● WORK ITEM:
Go through the records below and copy out every line holding "factorization".

Saved data entries
• • •

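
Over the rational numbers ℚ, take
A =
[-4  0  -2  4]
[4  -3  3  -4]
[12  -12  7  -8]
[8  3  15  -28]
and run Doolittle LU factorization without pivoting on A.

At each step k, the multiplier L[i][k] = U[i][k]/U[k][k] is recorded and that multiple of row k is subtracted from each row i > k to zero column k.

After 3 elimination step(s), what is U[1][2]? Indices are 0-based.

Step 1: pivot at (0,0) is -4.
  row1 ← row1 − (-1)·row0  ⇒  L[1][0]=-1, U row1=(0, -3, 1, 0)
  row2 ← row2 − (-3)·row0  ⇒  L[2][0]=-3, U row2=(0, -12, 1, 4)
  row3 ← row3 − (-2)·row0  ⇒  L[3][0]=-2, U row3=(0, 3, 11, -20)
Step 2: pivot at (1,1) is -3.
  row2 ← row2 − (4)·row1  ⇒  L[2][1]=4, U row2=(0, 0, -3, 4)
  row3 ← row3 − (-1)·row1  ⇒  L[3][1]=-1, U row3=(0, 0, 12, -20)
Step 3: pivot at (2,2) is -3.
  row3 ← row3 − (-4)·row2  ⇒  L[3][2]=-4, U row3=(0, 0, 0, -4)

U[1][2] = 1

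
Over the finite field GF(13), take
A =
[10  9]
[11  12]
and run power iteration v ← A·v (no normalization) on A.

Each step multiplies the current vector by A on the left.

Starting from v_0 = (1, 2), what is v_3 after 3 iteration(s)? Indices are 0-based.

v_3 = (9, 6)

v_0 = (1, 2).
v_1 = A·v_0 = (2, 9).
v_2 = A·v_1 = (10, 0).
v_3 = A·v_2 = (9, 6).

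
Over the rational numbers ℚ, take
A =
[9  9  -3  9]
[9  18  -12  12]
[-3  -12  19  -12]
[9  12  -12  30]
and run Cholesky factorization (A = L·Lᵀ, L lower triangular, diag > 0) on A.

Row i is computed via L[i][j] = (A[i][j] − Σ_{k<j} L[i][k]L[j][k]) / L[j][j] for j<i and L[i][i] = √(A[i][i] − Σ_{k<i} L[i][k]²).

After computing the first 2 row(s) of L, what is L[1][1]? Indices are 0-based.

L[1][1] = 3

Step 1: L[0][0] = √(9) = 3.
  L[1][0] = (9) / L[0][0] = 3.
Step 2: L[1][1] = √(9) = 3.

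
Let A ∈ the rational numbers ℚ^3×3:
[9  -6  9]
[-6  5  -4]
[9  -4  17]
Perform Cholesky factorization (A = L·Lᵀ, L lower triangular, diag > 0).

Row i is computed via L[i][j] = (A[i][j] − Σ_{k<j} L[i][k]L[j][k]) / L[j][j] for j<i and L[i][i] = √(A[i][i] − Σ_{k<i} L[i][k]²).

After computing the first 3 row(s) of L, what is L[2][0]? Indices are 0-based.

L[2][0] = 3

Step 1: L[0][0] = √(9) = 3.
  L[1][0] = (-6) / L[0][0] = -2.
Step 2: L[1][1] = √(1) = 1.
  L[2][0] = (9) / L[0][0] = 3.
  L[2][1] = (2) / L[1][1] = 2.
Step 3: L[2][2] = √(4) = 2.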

• • •

● RESULT FOR THIS TASK:
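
and run Doolittle LU factorization without pivoting on A.
and run Cholesky factorization (A = L·Lᵀ, L lower triangular, diag > 0) on A.
Perform Cholesky factorization (A = L·Lᵀ, L lower triangular, diag > 0).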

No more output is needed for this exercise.